──────── The records ────────

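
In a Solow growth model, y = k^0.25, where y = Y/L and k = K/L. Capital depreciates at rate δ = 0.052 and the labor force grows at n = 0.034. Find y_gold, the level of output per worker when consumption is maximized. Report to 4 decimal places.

y_gold ≈ 1.4272

Break-even investment rate: n + δ = 0.034 + 0.052 = 0.086.
Setting f'(k) = n+δ gives 0.25·k^(0.25−1) = 0.086, hence k_gold = (0.25/0.086)^(1/0.75) ≈ 4.1488.
Output: y_gold = k_gold^0.25 = 4.1488^0.25 ≈ 1.4272.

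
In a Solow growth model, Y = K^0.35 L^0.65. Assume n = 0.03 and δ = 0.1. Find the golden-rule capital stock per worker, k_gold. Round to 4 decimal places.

Break-even investment rate: n + δ = 0.03 + 0.1 = 0.13.
Setting f'(k) = n+δ gives 0.35·k^(0.35−1) = 0.13, hence k_gold = (0.35/0.13)^(1/0.65) ≈ 4.5891.

k_gold ≈ 4.5891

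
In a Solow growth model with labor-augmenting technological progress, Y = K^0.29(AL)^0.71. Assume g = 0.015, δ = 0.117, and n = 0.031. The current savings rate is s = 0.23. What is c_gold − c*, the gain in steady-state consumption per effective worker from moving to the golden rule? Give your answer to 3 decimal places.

The effective depreciation rate is n + g + δ = 0.031 + 0.015 + 0.117 = 0.163.
Current steady state (s = 0.23): k* = (0.23/0.163)^(1/0.71) ≈ 1.6241, y* = 1.6241^0.29 ≈ 1.1510, c* = (1−0.23)·1.1510 ≈ 0.8863.
Golden rule sets MPK = n+g+δ: 0.29·k^(0.29−1) = 0.163, so k_gold = (0.29/0.163)^(1/0.71) ≈ 2.2512.
y_gold = 2.2512^0.29 ≈ 1.2653, c_gold = y_gold − 0.163·k_gold ≈ 0.8984.
Gain: Δc = 0.8984 − 0.8863 ≈ 0.0121.

Δc ≈ 0.012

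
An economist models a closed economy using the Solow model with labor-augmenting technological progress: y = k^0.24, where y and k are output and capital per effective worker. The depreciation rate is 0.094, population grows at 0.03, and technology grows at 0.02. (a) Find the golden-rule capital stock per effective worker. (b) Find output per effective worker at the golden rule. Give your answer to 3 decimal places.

Break-even investment rate: n + g + δ = 0.03 + 0.02 + 0.094 = 0.144.
Golden rule sets MPK = n+g+δ: 0.24·k^(0.24−1) = 0.144, so k_gold = (0.24/0.144)^(1/0.76) ≈ 1.9584.
y_gold = 1.9584^0.24 ≈ 1.1751.

(a) k_gold ≈ 1.958; (b) y_gold ≈ 1.175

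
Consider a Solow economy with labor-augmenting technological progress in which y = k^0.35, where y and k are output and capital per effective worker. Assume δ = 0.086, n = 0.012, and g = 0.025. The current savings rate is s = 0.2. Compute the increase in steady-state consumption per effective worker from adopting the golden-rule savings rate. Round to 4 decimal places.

The effective depreciation rate is n + g + δ = 0.012 + 0.025 + 0.086 = 0.123.
Current steady state (s = 0.2): k* = (0.2/0.123)^(1/0.65) ≈ 2.1126, y* = 2.1126^0.35 ≈ 1.2992, c* = (1−0.2)·1.2992 ≈ 1.0394.
Maximizing c = f(k) − (n+g+δ)·k gives f'(k) = n+g+δ, i.e. 0.35·k^(0.35−1) = 0.123, so k_gold = (0.35/0.123)^(1/0.65) ≈ 4.9970.
y_gold = 4.9970^0.35 ≈ 1.7561, c_gold = y_gold − 0.123·k_gold ≈ 1.1415.
Gain: Δc = 1.1415 − 1.0394 ≈ 0.1021.

Δc ≈ 0.1021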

────────

## Task brief
Each line of the data should be transcribed exactly.

## Expected answer
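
In a Solow growth model, y = k^0.25, where y = Y/L and k = K/L. Capital depreciates at rate δ = 0.052 and the labor force grows at n = 0.034. Find y_gold, the level of output per worker when consumption is maximized. Report to 4 decimal places.

y_gold ≈ 1.4272

Break-even investment rate: n + δ = 0.034 + 0.052 = 0.086.
Setting f'(k) = n+δ gives 0.25·k^(0.25−1) = 0.086, hence k_gold = (0.25/0.086)^(1/0.75) ≈ 4.1488.
Output: y_gold = k_gold^0.25 = 4.1488^0.25 ≈ 1.4272.

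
In a Solow growth model, Y = K^0.35 L^0.65. Assume n = 0.03 and δ = 0.1. Find the golden-rule capital stock per worker, k_gold. Round to 4 decimal places.

Break-even investment rate: n + δ = 0.03 + 0.1 = 0.13.
Setting f'(k) = n+δ gives 0.35·k^(0.35−1) = 0.13, hence k_gold = (0.35/0.13)^(1/0.65) ≈ 4.5891.

k_gold ≈ 4.5891

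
In a Solow growth model with labor-augmenting technological progress, Y = K^0.29(AL)^0.71. Assume g = 0.015, δ = 0.117, and n = 0.031. The current savings rate is s = 0.23. What is c_gold − c*, the gain in steady-state consumption per effective worker from moving to the golden rule? Give your answer to 3 decimal places.

The effective depreciation rate is n + g + δ = 0.031 + 0.015 + 0.117 = 0.163.
Current steady state (s = 0.23): k* = (0.23/0.163)^(1/0.71) ≈ 1.6241, y* = 1.6241^0.29 ≈ 1.1510, c* = (1−0.23)·1.1510 ≈ 0.8863.
Golden rule sets MPK = n+g+δ: 0.29·k^(0.29−1) = 0.163, so k_gold = (0.29/0.163)^(1/0.71) ≈ 2.2512.
y_gold = 2.2512^0.29 ≈ 1.2653, c_gold = y_gold − 0.163·k_gold ≈ 0.8984.
Gain: Δc = 0.8984 − 0.8863 ≈ 0.0121.

Δc ≈ 0.012

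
An economist models a closed economy using the Solow model with labor-augmenting technological progress: y = k^0.24, where y and k are output and capital per effective worker. The depreciation rate is 0.094, population grows at 0.03, and technology grows at 0.02. (a) Find the golden-rule capital stock per effective worker. (b) Find output per effective worker at the golden rule. Give your answer to 3 decimal places.

Break-even investment rate: n + g + δ = 0.03 + 0.02 + 0.094 = 0.144.
Golden rule sets MPK = n+g+δ: 0.24·k^(0.24−1) = 0.144, so k_gold = (0.24/0.144)^(1/0.76) ≈ 1.9584.
y_gold = 1.9584^0.24 ≈ 1.1751.

(a) k_gold ≈ 1.958; (b) y_gold ≈ 1.175

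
Consider a Solow economy with labor-augmenting technological progress in which y = k^0.35, where y and k are output and capital per effective worker. Assume δ = 0.086, n = 0.012, and g = 0.025. The current savings rate is s = 0.2. Compute the increase in steady-state consumption per effective worker from adopting the golden-rule savings rate. Round to 4 decimal places.

The effective depreciation rate is n + g + δ = 0.012 + 0.025 + 0.086 = 0.123.
Current steady state (s = 0.2): k* = (0.2/0.123)^(1/0.65) ≈ 2.1126, y* = 2.1126^0.35 ≈ 1.2992, c* = (1−0.2)·1.2992 ≈ 1.0394.
Maximizing c = f(k) − (n+g+δ)·k gives f'(k) = n+g+δ, i.e. 0.35·k^(0.35−1) = 0.123, so k_gold = (0.35/0.123)^(1/0.65) ≈ 4.9970.
y_gold = 4.9970^0.35 ≈ 1.7561, c_gold = y_gold − 0.123·k_gold ≈ 1.1415.
Gain: Δc = 1.1415 − 1.0394 ≈ 0.1021.

Δc ≈ 0.1021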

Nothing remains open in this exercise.